• _What to work on_
Scan the lines below; pull out those with "ideal".
[[ Record excerpts, beginning ]]
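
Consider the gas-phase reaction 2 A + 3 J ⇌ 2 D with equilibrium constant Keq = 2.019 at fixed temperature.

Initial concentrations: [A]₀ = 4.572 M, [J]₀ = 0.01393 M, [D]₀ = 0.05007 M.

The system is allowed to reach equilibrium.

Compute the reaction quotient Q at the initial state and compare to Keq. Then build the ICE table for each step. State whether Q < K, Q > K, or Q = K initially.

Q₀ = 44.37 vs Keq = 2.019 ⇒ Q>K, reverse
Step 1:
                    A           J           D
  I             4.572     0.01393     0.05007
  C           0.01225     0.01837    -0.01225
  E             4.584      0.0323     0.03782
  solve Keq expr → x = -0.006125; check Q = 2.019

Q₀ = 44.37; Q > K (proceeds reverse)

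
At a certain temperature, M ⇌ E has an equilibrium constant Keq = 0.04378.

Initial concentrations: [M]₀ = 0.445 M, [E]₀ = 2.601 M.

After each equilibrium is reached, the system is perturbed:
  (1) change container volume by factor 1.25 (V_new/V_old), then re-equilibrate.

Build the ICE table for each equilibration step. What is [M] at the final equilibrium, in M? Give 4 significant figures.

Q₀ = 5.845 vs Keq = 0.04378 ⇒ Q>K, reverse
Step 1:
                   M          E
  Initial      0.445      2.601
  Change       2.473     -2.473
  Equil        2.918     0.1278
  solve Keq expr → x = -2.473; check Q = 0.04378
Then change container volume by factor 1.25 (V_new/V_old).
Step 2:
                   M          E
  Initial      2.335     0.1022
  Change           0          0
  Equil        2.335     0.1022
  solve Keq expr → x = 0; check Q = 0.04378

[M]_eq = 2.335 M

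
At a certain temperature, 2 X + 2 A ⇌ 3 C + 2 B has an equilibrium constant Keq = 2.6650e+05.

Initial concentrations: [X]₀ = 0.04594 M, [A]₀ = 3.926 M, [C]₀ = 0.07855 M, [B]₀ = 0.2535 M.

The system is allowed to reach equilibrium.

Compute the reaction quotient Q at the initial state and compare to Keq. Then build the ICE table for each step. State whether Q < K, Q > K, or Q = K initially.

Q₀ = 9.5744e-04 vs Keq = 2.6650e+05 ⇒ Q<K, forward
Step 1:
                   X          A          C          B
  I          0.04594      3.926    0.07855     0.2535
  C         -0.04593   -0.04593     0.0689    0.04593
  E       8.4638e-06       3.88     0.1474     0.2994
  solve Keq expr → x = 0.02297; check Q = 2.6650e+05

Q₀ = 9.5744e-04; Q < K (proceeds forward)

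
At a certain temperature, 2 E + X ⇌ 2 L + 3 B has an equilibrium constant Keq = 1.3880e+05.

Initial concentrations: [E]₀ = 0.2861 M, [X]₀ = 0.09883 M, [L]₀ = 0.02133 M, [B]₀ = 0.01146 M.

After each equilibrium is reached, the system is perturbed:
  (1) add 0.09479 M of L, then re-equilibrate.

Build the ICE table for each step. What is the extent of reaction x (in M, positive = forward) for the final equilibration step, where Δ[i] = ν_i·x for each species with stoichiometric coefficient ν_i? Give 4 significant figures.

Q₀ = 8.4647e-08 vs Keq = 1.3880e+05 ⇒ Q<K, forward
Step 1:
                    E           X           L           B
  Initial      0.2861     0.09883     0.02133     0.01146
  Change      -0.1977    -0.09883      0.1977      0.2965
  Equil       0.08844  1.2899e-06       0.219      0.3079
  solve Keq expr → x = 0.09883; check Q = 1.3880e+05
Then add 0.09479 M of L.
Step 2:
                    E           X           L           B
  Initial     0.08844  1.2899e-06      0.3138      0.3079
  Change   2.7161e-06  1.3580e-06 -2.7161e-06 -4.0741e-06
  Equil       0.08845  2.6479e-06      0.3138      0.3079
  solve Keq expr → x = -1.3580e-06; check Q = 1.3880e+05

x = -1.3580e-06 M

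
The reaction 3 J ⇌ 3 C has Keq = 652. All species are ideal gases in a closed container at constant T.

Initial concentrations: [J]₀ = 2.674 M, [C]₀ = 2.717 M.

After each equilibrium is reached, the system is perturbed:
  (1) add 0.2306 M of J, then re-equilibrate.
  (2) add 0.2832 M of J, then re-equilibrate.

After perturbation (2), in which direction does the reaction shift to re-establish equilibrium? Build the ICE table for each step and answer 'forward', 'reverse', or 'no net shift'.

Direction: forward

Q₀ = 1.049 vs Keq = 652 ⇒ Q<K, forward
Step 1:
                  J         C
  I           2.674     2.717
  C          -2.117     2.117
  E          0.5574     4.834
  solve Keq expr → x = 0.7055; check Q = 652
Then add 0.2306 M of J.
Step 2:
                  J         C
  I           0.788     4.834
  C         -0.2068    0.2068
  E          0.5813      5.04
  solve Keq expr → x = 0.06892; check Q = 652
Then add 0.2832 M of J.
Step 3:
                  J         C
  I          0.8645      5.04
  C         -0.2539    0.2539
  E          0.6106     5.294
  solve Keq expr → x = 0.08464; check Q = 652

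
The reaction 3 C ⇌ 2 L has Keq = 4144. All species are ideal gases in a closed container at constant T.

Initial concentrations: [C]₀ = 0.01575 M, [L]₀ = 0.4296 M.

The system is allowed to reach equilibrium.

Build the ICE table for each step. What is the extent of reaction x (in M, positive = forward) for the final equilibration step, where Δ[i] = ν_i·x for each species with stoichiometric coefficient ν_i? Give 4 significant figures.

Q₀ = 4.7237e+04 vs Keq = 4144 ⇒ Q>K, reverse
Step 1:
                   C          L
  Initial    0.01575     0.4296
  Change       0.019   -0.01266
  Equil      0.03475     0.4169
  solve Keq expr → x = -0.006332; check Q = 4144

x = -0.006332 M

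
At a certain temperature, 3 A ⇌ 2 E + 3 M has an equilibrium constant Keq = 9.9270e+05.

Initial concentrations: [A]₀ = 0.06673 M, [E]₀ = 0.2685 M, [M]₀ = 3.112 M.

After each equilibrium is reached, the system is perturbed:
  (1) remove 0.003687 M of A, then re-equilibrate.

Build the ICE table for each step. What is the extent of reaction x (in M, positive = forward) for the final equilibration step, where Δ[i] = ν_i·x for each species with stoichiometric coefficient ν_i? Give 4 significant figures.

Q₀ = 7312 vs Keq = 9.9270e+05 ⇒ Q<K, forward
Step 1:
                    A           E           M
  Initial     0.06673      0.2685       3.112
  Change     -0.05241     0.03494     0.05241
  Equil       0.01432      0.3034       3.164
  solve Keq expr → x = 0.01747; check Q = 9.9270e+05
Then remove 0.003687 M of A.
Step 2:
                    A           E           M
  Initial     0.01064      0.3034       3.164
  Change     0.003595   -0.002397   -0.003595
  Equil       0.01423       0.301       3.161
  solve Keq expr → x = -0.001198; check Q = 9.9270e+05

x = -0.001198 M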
[[ Record excerpts, end ]]
[[ Record excerpts, beginning ]]
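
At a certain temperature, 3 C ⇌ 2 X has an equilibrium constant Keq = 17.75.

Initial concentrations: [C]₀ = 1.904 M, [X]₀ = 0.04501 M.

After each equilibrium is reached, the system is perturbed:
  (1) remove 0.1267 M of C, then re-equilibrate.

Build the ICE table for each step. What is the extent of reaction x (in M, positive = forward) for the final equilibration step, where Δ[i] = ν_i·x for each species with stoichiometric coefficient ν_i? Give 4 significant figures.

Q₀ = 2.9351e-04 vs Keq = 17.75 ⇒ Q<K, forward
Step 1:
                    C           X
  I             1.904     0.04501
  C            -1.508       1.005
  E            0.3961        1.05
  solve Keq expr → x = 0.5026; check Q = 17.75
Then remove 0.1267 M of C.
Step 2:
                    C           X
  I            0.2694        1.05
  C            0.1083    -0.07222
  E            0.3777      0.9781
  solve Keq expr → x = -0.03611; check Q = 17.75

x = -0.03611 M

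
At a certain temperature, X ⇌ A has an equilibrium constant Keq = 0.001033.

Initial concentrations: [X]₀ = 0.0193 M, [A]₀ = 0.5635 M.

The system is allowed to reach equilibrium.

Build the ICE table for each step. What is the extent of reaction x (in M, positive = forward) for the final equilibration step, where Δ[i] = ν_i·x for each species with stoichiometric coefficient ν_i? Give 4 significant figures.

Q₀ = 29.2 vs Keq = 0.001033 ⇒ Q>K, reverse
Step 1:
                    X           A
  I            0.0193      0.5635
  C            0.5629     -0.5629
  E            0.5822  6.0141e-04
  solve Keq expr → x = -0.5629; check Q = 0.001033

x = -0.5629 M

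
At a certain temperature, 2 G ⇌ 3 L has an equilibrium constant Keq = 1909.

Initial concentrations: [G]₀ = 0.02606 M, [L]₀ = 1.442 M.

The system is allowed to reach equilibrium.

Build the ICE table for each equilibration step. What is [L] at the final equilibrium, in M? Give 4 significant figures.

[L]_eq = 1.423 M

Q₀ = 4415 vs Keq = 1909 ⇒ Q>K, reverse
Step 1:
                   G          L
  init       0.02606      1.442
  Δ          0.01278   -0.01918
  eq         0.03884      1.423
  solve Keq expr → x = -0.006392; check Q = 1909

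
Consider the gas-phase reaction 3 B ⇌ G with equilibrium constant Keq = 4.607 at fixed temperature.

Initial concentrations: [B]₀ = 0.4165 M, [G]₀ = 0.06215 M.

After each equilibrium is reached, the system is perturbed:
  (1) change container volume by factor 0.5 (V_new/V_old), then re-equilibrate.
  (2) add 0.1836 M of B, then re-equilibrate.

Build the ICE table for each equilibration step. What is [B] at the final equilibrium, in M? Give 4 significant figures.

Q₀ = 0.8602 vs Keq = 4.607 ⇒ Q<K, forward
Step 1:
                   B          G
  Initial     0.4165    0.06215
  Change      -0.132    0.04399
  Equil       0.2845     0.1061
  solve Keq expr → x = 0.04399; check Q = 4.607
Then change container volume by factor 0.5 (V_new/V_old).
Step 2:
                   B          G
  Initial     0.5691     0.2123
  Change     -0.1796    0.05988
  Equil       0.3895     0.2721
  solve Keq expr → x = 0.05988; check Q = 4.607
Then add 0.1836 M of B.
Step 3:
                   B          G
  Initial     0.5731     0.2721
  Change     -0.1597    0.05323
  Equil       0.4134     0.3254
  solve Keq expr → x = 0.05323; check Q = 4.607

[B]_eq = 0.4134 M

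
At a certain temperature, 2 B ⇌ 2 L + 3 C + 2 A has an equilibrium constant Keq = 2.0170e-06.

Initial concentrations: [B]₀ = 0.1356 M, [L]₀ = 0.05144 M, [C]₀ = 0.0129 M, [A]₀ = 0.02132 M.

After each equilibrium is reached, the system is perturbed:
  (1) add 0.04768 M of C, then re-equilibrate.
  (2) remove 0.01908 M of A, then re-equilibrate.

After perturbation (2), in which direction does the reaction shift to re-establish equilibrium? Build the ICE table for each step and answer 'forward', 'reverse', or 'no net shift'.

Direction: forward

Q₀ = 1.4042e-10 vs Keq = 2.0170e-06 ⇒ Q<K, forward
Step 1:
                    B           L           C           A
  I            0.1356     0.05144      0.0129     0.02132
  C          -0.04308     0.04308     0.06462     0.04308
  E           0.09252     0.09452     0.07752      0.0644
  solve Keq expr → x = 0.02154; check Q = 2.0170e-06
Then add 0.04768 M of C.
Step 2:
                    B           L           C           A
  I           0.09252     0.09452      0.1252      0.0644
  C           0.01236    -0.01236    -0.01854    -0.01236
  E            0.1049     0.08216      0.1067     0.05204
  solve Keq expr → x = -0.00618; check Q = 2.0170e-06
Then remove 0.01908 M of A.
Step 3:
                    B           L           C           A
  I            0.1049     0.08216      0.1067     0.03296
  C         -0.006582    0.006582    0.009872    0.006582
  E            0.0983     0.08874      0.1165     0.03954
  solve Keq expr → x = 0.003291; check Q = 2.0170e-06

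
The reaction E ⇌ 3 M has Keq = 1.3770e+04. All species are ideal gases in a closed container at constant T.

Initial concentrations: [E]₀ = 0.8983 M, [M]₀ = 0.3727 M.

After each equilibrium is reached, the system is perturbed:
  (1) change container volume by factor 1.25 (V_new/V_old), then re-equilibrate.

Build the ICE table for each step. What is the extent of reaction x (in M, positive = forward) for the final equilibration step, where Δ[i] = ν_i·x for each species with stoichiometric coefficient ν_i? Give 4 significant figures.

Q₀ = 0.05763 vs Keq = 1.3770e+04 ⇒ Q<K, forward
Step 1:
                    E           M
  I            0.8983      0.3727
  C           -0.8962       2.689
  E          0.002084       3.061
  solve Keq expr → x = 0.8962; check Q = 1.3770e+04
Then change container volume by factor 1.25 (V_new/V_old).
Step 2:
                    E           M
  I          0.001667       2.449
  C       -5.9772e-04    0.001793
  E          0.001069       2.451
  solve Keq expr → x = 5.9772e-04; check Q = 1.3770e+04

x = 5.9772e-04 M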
[[ Record excerpts, end ]]
[[ Record excerpts, beginning ]]
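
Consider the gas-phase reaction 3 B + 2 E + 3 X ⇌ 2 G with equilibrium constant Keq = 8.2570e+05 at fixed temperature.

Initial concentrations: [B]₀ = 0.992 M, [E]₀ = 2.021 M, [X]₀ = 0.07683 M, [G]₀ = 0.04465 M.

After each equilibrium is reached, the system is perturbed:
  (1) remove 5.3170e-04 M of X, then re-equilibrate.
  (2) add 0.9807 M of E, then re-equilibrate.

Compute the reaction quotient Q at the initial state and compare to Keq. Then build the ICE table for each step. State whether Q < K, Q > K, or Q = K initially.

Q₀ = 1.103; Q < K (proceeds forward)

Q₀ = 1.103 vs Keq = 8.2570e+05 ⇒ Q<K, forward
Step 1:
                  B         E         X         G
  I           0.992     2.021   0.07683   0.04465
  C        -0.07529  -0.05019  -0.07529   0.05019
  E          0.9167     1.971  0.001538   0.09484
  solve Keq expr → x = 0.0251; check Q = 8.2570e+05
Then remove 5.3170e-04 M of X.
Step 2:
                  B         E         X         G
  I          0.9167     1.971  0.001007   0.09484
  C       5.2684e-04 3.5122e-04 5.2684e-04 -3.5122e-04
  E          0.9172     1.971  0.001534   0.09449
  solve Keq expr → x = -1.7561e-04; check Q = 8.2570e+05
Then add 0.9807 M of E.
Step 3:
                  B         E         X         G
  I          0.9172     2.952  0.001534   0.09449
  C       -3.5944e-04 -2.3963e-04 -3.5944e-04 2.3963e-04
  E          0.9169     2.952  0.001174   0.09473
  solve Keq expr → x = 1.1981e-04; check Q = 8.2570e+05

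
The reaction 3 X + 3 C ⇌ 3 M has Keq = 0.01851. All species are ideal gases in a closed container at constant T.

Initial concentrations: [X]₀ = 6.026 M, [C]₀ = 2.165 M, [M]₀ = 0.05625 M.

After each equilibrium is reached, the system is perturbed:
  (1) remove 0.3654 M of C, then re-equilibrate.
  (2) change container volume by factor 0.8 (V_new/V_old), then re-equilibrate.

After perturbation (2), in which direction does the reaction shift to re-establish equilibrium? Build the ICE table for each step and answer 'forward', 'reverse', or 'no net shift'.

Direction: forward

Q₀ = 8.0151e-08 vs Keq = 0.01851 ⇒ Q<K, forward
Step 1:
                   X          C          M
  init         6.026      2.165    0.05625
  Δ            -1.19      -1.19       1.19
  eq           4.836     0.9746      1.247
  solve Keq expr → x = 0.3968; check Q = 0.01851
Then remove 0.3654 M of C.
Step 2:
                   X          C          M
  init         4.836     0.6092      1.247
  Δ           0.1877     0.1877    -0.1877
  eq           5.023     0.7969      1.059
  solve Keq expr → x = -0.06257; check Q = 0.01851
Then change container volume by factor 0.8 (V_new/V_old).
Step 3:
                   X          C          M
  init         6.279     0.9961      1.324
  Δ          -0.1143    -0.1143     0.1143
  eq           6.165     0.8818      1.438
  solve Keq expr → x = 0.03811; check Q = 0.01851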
[[ Record excerpts, end ]]
• _Written reply_
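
The reaction 3 J ⇌ 3 C has Keq = 652. All species are ideal gases in a closed container at constant T.
The reaction 3 C ⇌ 2 L has Keq = 4144. All species are ideal gases in a closed container at constant T.
The reaction E ⇌ 3 M has Keq = 1.3770e+04. All species are ideal gases in a closed container at constant T.
The reaction 3 X + 3 C ⇌ 3 M has Keq = 0.01851. All species are ideal gases in a closed container at constant T.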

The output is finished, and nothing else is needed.